From the first record to the last, write each one out again exactly.

START Data section

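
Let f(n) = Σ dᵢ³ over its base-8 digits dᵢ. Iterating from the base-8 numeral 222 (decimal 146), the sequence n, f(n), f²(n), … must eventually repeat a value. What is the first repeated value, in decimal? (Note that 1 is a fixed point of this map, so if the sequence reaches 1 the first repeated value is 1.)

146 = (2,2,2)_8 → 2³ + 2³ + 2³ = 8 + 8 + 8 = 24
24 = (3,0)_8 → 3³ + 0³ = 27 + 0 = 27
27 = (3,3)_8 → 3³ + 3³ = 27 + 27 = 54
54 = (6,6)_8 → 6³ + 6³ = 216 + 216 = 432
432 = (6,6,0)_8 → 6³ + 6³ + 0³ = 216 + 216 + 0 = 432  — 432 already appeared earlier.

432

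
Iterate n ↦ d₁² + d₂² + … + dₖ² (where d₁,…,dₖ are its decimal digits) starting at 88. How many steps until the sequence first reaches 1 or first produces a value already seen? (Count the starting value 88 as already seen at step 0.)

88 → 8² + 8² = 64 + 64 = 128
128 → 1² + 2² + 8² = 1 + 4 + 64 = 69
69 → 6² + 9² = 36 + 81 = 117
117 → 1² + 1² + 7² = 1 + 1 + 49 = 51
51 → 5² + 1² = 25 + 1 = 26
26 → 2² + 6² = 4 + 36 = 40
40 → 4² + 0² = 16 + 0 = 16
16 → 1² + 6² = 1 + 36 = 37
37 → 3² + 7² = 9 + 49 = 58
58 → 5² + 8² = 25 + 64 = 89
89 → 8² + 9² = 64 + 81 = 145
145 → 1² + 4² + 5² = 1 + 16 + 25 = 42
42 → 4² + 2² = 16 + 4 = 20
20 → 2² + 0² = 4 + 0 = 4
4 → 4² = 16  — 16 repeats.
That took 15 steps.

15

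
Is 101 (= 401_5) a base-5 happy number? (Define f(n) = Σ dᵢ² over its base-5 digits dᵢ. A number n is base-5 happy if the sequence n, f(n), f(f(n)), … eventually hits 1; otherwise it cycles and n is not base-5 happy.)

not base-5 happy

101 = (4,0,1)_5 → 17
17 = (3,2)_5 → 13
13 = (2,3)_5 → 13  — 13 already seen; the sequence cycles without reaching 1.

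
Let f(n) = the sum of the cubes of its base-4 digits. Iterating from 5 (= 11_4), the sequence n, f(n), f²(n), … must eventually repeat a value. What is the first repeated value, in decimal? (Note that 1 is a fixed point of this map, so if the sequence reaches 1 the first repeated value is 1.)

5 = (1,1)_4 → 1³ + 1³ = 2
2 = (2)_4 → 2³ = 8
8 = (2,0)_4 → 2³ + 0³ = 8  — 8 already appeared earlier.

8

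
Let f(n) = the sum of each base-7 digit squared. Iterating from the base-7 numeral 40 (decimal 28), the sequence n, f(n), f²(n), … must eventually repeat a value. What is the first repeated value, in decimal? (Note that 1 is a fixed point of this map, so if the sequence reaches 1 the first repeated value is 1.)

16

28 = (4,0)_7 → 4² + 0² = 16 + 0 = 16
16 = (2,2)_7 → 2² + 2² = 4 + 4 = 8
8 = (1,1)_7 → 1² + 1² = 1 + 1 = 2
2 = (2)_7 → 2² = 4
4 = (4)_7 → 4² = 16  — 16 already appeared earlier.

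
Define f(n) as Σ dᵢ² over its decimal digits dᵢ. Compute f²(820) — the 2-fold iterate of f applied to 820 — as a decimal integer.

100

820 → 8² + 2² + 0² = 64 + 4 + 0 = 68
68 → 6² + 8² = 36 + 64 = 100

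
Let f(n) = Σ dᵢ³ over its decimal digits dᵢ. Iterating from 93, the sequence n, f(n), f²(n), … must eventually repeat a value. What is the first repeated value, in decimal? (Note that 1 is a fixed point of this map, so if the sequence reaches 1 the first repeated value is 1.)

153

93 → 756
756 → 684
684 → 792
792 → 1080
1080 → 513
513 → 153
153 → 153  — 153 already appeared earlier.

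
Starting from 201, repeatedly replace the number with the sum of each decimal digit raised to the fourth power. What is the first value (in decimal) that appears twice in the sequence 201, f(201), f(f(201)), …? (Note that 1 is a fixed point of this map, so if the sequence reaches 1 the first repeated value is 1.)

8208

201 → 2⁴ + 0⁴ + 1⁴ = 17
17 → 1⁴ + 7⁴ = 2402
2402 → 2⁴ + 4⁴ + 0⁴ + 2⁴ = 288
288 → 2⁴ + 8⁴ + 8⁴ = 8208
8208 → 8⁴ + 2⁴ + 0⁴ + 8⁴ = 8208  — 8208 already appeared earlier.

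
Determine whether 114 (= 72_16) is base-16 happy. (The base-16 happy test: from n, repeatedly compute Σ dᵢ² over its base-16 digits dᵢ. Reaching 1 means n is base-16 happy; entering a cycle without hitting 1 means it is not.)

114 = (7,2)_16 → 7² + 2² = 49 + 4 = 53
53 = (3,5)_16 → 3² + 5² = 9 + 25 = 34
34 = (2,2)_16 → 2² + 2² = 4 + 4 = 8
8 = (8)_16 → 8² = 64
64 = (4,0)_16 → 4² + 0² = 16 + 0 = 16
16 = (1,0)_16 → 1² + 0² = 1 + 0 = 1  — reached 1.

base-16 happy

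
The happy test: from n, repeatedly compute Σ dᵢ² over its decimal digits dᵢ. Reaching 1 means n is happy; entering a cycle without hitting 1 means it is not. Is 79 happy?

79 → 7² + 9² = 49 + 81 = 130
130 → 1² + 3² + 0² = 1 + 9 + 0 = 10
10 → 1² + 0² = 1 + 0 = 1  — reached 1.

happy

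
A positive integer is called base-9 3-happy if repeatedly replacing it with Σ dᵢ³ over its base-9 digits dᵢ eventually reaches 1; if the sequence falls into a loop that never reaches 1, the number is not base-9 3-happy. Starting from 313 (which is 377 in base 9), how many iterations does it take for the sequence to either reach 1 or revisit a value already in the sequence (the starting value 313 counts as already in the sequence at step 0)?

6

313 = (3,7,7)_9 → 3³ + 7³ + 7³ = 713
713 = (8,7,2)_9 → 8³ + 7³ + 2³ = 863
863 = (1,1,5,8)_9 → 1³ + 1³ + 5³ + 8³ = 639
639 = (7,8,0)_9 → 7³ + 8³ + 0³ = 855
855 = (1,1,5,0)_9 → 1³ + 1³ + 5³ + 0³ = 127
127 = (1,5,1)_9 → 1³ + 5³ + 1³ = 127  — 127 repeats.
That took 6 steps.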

END Data section

Solution to this exercise
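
Let f(n) = Σ dᵢ³ over its base-8 digits dᵢ. Iterating from the base-8 numeral 222 (decimal 146), the sequence n, f(n), f²(n), … must eventually repeat a value. What is the first repeated value, in decimal? (Note that 1 is a fixed point of this map, so if the sequence reaches 1 the first repeated value is 1.)

146 = (2,2,2)_8 → 2³ + 2³ + 2³ = 8 + 8 + 8 = 24
24 = (3,0)_8 → 3³ + 0³ = 27 + 0 = 27
27 = (3,3)_8 → 3³ + 3³ = 27 + 27 = 54
54 = (6,6)_8 → 6³ + 6³ = 216 + 216 = 432
432 = (6,6,0)_8 → 6³ + 6³ + 0³ = 216 + 216 + 0 = 432  — 432 already appeared earlier.

432

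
Iterate n ↦ d₁² + d₂² + … + dₖ² (where d₁,…,dₖ are its decimal digits) starting at 88. How many steps until the sequence first reaches 1 or first produces a value already seen? (Count the starting value 88 as already seen at step 0.)

88 → 8² + 8² = 64 + 64 = 128
128 → 1² + 2² + 8² = 1 + 4 + 64 = 69
69 → 6² + 9² = 36 + 81 = 117
117 → 1² + 1² + 7² = 1 + 1 + 49 = 51
51 → 5² + 1² = 25 + 1 = 26
26 → 2² + 6² = 4 + 36 = 40
40 → 4² + 0² = 16 + 0 = 16
16 → 1² + 6² = 1 + 36 = 37
37 → 3² + 7² = 9 + 49 = 58
58 → 5² + 8² = 25 + 64 = 89
89 → 8² + 9² = 64 + 81 = 145
145 → 1² + 4² + 5² = 1 + 16 + 25 = 42
42 → 4² + 2² = 16 + 4 = 20
20 → 2² + 0² = 4 + 0 = 4
4 → 4² = 16  — 16 repeats.
That took 15 steps.

15

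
Is 101 (= 401_5) a base-5 happy number? (Define f(n) = Σ dᵢ² over its base-5 digits dᵢ. A number n is base-5 happy if the sequence n, f(n), f(f(n)), … eventually hits 1; otherwise it cycles and n is not base-5 happy.)

not base-5 happy

101 = (4,0,1)_5 → 17
17 = (3,2)_5 → 13
13 = (2,3)_5 → 13  — 13 already seen; the sequence cycles without reaching 1.

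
Let f(n) = the sum of the cubes of its base-4 digits. Iterating from 5 (= 11_4), the sequence n, f(n), f²(n), … must eventually repeat a value. What is the first repeated value, in decimal? (Note that 1 is a fixed point of this map, so if the sequence reaches 1 the first repeated value is 1.)

5 = (1,1)_4 → 1³ + 1³ = 2
2 = (2)_4 → 2³ = 8
8 = (2,0)_4 → 2³ + 0³ = 8  — 8 already appeared earlier.

8

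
Let f(n) = the sum of each base-7 digit squared. Iterating from the base-7 numeral 40 (decimal 28), the sequence n, f(n), f²(n), … must eventually repeat a value. What is the first repeated value, in decimal? (Note that 1 is a fixed point of this map, so if the sequence reaches 1 the first repeated value is 1.)

16

28 = (4,0)_7 → 4² + 0² = 16 + 0 = 16
16 = (2,2)_7 → 2² + 2² = 4 + 4 = 8
8 = (1,1)_7 → 1² + 1² = 1 + 1 = 2
2 = (2)_7 → 2² = 4
4 = (4)_7 → 4² = 16  — 16 already appeared earlier.

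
Define f(n) as Σ dᵢ² over its decimal digits dᵢ. Compute f²(820) — the 2-fold iterate of f applied to 820 — as a decimal integer.

100

820 → 8² + 2² + 0² = 64 + 4 + 0 = 68
68 → 6² + 8² = 36 + 64 = 100

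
Let f(n) = Σ dᵢ³ over its decimal digits dᵢ. Iterating from 93, the sequence n, f(n), f²(n), … must eventually repeat a value. What is the first repeated value, in decimal? (Note that 1 is a fixed point of this map, so if the sequence reaches 1 the first repeated value is 1.)

153

93 → 756
756 → 684
684 → 792
792 → 1080
1080 → 513
513 → 153
153 → 153  — 153 already appeared earlier.

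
Starting from 201, repeatedly replace the number with the sum of each decimal digit raised to the fourth power. What is the first value (in decimal) that appears twice in the sequence 201, f(201), f(f(201)), …? (Note that 1 is a fixed point of this map, so if the sequence reaches 1 the first repeated value is 1.)

8208

201 → 2⁴ + 0⁴ + 1⁴ = 17
17 → 1⁴ + 7⁴ = 2402
2402 → 2⁴ + 4⁴ + 0⁴ + 2⁴ = 288
288 → 2⁴ + 8⁴ + 8⁴ = 8208
8208 → 8⁴ + 2⁴ + 0⁴ + 8⁴ = 8208  — 8208 already appeared earlier.

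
Determine whether 114 (= 72_16) is base-16 happy. (The base-16 happy test: from n, repeatedly compute Σ dᵢ² over its base-16 digits dᵢ. Reaching 1 means n is base-16 happy; entering a cycle without hitting 1 means it is not.)

114 = (7,2)_16 → 7² + 2² = 49 + 4 = 53
53 = (3,5)_16 → 3² + 5² = 9 + 25 = 34
34 = (2,2)_16 → 2² + 2² = 4 + 4 = 8
8 = (8)_16 → 8² = 64
64 = (4,0)_16 → 4² + 0² = 16 + 0 = 16
16 = (1,0)_16 → 1² + 0² = 1 + 0 = 1  — reached 1.

base-16 happy

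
The happy test: from n, repeatedly compute Σ dᵢ² over its decimal digits dᵢ. Reaching 1 means n is happy; entering a cycle without hitting 1 means it is not. Is 79 happy?

79 → 7² + 9² = 49 + 81 = 130
130 → 1² + 3² + 0² = 1 + 9 + 0 = 10
10 → 1² + 0² = 1 + 0 = 1  — reached 1.

happy

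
A positive integer is called base-9 3-happy if repeatedly replacing it with Σ dᵢ³ over its base-9 digits dᵢ eventually reaches 1; if the sequence falls into a loop that never reaches 1, the number is not base-9 3-happy. Starting from 313 (which is 377 in base 9), how many iterations does it take for the sequence to either reach 1 or revisit a value already in the sequence (the starting value 313 counts as already in the sequence at step 0)?

6

313 = (3,7,7)_9 → 3³ + 7³ + 7³ = 713
713 = (8,7,2)_9 → 8³ + 7³ + 2³ = 863
863 = (1,1,5,8)_9 → 1³ + 1³ + 5³ + 8³ = 639
639 = (7,8,0)_9 → 7³ + 8³ + 0³ = 855
855 = (1,1,5,0)_9 → 1³ + 1³ + 5³ + 0³ = 127
127 = (1,5,1)_9 → 1³ + 5³ + 1³ = 127  — 127 repeats.
That took 6 steps.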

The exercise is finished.